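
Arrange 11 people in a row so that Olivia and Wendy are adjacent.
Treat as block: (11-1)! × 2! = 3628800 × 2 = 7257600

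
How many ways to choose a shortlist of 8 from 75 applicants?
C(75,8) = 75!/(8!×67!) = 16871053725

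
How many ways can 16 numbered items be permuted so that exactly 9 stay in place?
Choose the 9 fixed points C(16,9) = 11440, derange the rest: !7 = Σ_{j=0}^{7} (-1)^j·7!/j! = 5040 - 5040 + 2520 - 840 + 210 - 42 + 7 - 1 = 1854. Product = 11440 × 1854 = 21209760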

---

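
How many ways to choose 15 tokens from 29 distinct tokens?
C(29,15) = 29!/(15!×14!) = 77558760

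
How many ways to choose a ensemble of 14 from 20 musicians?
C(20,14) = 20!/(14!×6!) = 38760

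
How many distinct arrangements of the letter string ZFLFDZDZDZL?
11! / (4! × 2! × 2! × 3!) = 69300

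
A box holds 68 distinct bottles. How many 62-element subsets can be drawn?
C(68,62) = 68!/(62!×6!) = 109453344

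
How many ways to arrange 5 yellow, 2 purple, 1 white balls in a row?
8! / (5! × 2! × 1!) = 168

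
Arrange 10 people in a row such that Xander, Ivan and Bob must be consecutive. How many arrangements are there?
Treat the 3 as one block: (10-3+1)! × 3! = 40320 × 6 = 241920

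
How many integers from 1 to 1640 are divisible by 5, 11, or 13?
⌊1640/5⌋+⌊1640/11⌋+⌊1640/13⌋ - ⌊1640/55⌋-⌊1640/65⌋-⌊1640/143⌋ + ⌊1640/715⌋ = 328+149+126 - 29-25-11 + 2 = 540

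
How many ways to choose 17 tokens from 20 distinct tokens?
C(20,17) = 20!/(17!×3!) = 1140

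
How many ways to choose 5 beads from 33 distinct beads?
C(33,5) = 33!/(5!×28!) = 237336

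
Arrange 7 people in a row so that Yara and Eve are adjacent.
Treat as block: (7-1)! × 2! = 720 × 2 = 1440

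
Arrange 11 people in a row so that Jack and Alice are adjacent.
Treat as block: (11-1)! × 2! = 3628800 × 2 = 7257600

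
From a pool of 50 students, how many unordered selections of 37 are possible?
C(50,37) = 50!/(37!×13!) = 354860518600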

...

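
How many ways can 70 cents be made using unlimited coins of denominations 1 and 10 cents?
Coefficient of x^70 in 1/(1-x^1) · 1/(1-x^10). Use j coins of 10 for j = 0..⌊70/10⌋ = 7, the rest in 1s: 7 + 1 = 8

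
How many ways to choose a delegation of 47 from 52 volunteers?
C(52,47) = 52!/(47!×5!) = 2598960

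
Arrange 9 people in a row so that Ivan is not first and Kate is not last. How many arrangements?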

Task details — Copy range, inclusive: the line holding "How many ways to choose a delegation" to the line holding "Arrange 9 people". Reproduce exactly those lines of the records above and no others.

Expected output —
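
How many ways to choose a delegation of 47 from 52 volunteers?
C(52,47) = 52!/(47!×5!) = 2598960

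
Arrange 9 people in a row so that Ivan is not first and Kate is not last. How many arrangements?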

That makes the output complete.